[Dataset entries]
+-------+
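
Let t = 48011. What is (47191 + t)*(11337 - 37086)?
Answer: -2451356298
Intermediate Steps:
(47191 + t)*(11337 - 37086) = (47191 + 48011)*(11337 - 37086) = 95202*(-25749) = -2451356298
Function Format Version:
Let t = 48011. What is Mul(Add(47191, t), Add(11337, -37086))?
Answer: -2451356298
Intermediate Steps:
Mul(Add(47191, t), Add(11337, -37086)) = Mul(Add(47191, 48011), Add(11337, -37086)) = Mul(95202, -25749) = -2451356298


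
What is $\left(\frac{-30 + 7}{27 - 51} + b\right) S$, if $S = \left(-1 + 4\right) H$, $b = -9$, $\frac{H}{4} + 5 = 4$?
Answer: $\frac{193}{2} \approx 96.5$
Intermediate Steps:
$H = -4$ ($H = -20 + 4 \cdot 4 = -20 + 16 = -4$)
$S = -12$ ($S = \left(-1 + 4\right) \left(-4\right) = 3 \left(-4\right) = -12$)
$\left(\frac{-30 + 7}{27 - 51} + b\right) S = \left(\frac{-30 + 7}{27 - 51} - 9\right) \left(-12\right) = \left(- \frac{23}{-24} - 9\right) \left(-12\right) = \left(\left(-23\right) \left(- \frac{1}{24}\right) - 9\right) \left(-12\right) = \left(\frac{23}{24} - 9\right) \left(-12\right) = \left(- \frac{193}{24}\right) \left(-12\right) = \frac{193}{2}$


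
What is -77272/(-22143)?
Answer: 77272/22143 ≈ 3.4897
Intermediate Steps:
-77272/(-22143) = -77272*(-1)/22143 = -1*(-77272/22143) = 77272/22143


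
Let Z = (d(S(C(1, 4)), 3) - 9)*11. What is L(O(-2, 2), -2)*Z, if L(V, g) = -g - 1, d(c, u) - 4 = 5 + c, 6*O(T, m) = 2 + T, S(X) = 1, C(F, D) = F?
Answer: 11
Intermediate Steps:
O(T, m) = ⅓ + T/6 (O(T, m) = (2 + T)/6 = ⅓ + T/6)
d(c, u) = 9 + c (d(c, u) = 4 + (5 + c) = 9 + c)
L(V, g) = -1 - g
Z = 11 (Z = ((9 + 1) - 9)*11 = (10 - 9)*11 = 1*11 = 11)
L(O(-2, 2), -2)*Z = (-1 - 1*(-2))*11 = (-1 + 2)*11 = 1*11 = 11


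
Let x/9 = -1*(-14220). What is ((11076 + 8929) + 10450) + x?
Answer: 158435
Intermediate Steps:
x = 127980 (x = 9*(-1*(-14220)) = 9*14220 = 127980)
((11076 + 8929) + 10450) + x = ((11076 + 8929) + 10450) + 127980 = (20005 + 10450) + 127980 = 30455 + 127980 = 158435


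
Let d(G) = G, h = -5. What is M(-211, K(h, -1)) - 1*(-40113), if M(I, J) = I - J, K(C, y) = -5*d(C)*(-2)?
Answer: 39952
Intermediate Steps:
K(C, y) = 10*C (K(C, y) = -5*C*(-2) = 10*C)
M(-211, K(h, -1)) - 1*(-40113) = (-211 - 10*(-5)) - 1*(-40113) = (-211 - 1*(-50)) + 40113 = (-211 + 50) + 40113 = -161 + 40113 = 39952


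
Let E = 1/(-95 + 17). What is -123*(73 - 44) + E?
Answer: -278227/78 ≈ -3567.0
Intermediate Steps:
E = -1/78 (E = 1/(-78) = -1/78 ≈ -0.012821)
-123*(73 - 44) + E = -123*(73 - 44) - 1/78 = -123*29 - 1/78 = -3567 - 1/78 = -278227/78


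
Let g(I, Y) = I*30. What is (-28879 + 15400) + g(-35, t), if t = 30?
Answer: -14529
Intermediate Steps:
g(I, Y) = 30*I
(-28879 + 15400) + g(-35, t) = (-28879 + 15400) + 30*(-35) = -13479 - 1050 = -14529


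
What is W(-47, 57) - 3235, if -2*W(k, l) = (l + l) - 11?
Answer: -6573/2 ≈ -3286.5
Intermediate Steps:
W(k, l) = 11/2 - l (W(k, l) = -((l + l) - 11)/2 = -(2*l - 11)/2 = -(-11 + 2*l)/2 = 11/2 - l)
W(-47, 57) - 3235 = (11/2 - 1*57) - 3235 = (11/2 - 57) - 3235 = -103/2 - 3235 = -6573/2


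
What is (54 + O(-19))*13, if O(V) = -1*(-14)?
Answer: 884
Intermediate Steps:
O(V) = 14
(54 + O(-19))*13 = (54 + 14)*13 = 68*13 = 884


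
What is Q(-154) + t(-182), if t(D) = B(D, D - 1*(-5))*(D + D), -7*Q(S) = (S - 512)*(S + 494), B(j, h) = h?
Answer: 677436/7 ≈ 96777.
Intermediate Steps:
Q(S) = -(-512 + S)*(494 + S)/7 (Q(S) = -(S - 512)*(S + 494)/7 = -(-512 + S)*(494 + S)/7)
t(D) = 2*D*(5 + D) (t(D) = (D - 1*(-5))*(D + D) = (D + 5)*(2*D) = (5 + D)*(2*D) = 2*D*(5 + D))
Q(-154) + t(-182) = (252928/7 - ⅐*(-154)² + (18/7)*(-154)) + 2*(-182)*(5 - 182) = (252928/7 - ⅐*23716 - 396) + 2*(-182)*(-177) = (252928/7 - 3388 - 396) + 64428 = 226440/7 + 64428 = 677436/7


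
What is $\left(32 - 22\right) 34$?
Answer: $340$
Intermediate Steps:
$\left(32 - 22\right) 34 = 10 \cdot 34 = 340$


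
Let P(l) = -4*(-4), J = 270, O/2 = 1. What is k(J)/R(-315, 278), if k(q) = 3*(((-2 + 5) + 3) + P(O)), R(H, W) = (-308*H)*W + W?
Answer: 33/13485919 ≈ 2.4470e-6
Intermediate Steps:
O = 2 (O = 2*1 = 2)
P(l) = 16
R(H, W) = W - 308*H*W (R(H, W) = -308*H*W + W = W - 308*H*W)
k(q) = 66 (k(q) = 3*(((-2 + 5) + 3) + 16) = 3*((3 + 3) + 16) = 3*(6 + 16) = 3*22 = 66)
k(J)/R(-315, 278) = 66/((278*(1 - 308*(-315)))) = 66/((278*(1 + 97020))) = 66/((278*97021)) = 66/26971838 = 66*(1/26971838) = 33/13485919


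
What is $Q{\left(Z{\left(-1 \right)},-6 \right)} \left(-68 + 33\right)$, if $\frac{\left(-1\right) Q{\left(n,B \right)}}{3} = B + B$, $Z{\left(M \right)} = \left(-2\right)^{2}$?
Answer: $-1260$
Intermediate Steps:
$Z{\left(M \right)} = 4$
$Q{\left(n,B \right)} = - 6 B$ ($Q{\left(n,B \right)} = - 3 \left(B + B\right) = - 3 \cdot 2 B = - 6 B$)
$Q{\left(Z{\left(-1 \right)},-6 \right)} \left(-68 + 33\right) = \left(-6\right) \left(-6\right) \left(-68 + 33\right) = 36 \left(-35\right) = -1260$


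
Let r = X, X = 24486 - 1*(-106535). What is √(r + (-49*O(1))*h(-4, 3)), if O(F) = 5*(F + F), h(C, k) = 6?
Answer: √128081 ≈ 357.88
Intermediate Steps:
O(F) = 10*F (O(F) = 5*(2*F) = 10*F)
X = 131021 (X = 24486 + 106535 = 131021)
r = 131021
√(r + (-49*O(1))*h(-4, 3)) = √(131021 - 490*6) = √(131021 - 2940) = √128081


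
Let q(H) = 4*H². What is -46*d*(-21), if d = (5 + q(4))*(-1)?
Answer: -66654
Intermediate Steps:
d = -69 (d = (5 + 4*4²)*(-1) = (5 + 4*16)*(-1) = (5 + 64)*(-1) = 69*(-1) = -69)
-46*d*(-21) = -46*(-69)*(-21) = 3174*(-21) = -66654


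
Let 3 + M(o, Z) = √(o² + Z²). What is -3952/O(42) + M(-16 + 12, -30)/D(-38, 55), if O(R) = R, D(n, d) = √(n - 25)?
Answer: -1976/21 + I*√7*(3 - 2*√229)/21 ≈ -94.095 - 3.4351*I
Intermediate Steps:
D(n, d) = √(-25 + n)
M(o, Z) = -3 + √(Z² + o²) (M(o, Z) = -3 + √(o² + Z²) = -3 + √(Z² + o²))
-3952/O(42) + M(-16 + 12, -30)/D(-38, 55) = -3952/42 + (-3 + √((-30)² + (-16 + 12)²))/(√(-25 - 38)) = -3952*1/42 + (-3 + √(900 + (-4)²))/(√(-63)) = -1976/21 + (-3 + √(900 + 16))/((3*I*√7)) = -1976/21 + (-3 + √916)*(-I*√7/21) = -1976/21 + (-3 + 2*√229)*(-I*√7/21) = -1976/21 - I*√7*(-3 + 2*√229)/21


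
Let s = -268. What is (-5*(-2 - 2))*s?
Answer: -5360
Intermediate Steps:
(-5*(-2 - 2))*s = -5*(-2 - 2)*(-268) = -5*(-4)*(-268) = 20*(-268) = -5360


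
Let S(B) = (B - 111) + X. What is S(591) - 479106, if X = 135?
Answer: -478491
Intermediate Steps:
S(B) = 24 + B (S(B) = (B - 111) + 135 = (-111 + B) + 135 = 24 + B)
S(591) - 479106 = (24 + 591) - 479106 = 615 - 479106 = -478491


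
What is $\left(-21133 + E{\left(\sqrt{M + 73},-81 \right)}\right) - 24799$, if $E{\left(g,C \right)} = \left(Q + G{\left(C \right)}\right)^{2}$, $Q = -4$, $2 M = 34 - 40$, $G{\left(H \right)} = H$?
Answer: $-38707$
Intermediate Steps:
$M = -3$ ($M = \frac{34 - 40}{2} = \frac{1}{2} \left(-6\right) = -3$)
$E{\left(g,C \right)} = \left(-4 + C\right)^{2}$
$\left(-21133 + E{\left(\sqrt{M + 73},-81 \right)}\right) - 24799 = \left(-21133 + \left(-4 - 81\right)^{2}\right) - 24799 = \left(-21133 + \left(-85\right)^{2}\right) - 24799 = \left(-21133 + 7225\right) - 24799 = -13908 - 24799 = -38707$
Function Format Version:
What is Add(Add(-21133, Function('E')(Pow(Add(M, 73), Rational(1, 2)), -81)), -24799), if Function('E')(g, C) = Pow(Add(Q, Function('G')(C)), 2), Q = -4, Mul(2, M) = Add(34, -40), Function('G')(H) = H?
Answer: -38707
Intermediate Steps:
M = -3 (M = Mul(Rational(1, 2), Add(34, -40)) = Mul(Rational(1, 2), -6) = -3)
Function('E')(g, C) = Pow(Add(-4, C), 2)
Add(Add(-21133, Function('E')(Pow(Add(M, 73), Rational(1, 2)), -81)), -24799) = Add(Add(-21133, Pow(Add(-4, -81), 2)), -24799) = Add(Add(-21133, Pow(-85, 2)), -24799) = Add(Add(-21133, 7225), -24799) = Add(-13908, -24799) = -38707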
+-------+
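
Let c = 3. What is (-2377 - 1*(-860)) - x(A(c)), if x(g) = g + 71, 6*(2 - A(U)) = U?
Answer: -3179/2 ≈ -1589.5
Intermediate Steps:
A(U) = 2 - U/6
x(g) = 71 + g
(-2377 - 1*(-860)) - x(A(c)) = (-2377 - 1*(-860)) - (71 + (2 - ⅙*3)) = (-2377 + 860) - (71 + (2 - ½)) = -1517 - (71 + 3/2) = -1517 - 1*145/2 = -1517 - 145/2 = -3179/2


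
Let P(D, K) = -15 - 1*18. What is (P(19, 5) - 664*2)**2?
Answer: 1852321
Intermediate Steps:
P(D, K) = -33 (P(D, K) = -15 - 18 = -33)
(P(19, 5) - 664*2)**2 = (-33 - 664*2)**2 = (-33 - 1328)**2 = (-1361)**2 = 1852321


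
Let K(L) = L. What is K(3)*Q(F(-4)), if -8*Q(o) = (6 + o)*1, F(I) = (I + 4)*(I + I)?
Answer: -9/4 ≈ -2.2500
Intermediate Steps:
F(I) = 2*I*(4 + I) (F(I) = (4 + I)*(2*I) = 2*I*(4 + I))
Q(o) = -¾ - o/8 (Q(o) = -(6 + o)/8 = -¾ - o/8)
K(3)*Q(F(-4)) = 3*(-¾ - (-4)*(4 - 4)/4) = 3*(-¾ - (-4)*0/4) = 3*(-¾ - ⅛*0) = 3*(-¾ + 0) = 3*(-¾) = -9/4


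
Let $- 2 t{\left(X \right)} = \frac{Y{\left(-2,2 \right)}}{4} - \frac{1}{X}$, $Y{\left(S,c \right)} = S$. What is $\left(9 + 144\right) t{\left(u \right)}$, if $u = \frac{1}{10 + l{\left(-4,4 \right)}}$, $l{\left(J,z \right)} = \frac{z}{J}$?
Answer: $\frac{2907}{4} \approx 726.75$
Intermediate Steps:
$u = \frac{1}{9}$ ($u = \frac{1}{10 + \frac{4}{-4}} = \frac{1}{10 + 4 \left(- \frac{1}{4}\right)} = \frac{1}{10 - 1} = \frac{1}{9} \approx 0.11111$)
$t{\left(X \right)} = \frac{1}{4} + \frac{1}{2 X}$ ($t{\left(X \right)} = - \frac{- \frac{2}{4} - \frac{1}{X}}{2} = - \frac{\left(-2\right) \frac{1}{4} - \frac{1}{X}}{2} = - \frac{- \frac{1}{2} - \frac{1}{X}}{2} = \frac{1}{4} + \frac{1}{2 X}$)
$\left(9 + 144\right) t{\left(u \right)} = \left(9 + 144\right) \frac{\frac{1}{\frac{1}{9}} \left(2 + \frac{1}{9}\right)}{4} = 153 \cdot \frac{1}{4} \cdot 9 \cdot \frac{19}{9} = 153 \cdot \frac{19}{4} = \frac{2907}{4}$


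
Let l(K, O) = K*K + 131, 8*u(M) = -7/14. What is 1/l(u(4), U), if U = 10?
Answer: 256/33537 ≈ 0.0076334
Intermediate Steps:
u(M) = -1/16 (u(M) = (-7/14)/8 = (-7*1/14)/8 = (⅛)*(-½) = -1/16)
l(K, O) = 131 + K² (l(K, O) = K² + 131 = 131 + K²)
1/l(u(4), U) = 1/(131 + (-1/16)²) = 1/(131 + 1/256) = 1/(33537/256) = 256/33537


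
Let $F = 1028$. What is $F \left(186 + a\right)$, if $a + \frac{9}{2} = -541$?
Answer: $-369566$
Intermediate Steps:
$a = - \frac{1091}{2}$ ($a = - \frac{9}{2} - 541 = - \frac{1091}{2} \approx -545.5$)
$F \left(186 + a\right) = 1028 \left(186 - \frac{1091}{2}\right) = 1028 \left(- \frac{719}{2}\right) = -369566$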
+-------+
ABOUT THIS TASK: Would you output, from the records above, exactly the run of lines that starts at the line containing "Answer: 158435" and ends at the line containing "Answer: 677436/7 ≈ 96777.", and only that run?

WRITTEN RESPONSE:
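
Answer: 158435
Intermediate Steps:
x = 127980 (x = 9*(-1*(-14220)) = 9*14220 = 127980)
((11076 + 8929) + 10450) + x = ((11076 + 8929) + 10450) + 127980 = (20005 + 10450) + 127980 = 30455 + 127980 = 158435


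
Let d(G) = G, h = -5. What is M(-211, K(h, -1)) - 1*(-40113), if M(I, J) = I - J, K(C, y) = -5*d(C)*(-2)?
Answer: 39952
Intermediate Steps:
K(C, y) = 10*C (K(C, y) = -5*C*(-2) = 10*C)
M(-211, K(h, -1)) - 1*(-40113) = (-211 - 10*(-5)) - 1*(-40113) = (-211 - 1*(-50)) + 40113 = (-211 + 50) + 40113 = -161 + 40113 = 39952


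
Let E = 1/(-95 + 17). What is -123*(73 - 44) + E?
Answer: -278227/78 ≈ -3567.0
Intermediate Steps:
E = -1/78 (E = 1/(-78) = -1/78 ≈ -0.012821)
-123*(73 - 44) + E = -123*(73 - 44) - 1/78 = -123*29 - 1/78 = -3567 - 1/78 = -278227/78


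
Let g(I, Y) = I*30. What is (-28879 + 15400) + g(-35, t), if t = 30?
Answer: -14529
Intermediate Steps:
g(I, Y) = 30*I
(-28879 + 15400) + g(-35, t) = (-28879 + 15400) + 30*(-35) = -13479 - 1050 = -14529


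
What is W(-47, 57) - 3235, if -2*W(k, l) = (l + l) - 11?
Answer: -6573/2 ≈ -3286.5
Intermediate Steps:
W(k, l) = 11/2 - l (W(k, l) = -((l + l) - 11)/2 = -(2*l - 11)/2 = -(-11 + 2*l)/2 = 11/2 - l)
W(-47, 57) - 3235 = (11/2 - 1*57) - 3235 = (11/2 - 57) - 3235 = -103/2 - 3235 = -6573/2


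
What is (54 + O(-19))*13, if O(V) = -1*(-14)?
Answer: 884
Intermediate Steps:
O(V) = 14
(54 + O(-19))*13 = (54 + 14)*13 = 68*13 = 884


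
What is Q(-154) + t(-182), if t(D) = B(D, D - 1*(-5))*(D + D), -7*Q(S) = (S - 512)*(S + 494), B(j, h) = h?
Answer: 677436/7 ≈ 96777.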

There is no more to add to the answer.